- [Exercise aim]: Make an exact copy of every entry, from the first line to the last.
----------
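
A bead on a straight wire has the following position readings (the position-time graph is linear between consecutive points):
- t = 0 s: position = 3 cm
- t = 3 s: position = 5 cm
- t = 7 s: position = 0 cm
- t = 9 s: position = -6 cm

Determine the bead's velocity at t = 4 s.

-1.25 cm/s

Velocity is the slope of the x-t graph on 3–7 s: (0 − 5)/(7 − 3) = -1.25 cm/s.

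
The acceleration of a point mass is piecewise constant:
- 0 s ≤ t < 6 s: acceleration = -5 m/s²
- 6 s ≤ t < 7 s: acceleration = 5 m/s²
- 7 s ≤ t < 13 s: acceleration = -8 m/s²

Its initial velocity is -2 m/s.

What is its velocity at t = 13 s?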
----------
- [Answer to this problem]:
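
A bead on a straight wire has the following position readings (the position-time graph is linear between consecutive points):
- t = 0 s: position = 3 cm
- t = 3 s: position = 5 cm
- t = 7 s: position = 0 cm
- t = 9 s: position = -6 cm

Determine the bead's velocity at t = 4 s.

-1.25 cm/s

Velocity is the slope of the x-t graph on 3–7 s: (0 − 5)/(7 − 3) = -1.25 cm/s.

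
The acceleration of a point mass is piecewise constant:
- 0 s ≤ t < 6 s: acceleration = -5 m/s²
- 6 s ≤ t < 7 s: acceleration = 5 m/s²
- 7 s ≤ t < 13 s: acceleration = -8 m/s²

Its initial velocity is -2 m/s.

What is its velocity at t = 13 s?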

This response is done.